● **Brief**
Using the material below, print the line that contains "194 | 64.7 |", the line that contains "13,271 | 21 |", and every line in between, exactly and nothing else.

● **Exercise materials**

#####

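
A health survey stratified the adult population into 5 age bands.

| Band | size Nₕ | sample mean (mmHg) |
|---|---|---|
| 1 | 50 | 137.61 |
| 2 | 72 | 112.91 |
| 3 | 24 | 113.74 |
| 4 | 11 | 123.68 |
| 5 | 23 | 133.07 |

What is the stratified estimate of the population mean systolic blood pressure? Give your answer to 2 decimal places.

123.12

N = 50 + 72 + 24 + 11 + 23 = 180.
Weight each subgroup mean by Nₕ/N and sum.
Σ Nₕx̄ₕ = 50·137.61 + 72·112.91 + 24·113.74 + 11·123.68 + 23·133.07 = 6880.5 + 8129.52 + 2729.76 + 1360.48 + 3060.61 = 22160.87.
Divide by N: 22160.87 / 180 = 123.1159... → 123.12.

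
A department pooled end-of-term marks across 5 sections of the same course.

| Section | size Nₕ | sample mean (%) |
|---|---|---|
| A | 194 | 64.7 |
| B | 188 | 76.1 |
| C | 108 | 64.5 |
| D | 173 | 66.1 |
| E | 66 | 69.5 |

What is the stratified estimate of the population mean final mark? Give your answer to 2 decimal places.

68.38

N = 729; weights Wₕ = Nₕ/N = (0.2661, 0.2579, 0.1481, 0.2373, 0.0905).
x̄_st = Σ Wₕ·x̄ₕ = 0.2661·64.7 + 0.2579·76.1 + 0.1481·64.5 + 0.2373·66.1 + 0.0905·69.5 ≈ 68.3771...
→ 68.38.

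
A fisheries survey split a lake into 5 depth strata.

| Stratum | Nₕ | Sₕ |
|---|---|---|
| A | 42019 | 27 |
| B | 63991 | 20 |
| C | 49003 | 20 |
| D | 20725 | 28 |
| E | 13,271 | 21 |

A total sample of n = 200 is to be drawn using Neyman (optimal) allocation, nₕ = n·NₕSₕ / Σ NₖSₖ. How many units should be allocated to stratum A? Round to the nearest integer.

53

Σ NₕSₕ = 42019·27 + 63991·20 + 49003·20 + 20725·28 + 13271·21 = 4253384.
Share for A: 1134513/4253384 = 0.26673.
n_A = 200 × 0.26673 = 53.346... → 53.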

#####

● **Solution for this exercise**
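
| A | 194 | 64.7 |
| B | 188 | 76.1 |
| C | 108 | 64.5 |
| D | 173 | 66.1 |
| E | 66 | 69.5 |

What is the stratified estimate of the population mean final mark? Give your answer to 2 decimal places.

68.38

N = 729; weights Wₕ = Nₕ/N = (0.2661, 0.2579, 0.1481, 0.2373, 0.0905).
x̄_st = Σ Wₕ·x̄ₕ = 0.2661·64.7 + 0.2579·76.1 + 0.1481·64.5 + 0.2373·66.1 + 0.0905·69.5 ≈ 68.3771...
→ 68.38.

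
A fisheries survey split a lake into 5 depth strata.

| Stratum | Nₕ | Sₕ |
|---|---|---|
| A | 42019 | 27 |
| B | 63991 | 20 |
| C | 49003 | 20 |
| D | 20725 | 28 |
| E | 13,271 | 21 |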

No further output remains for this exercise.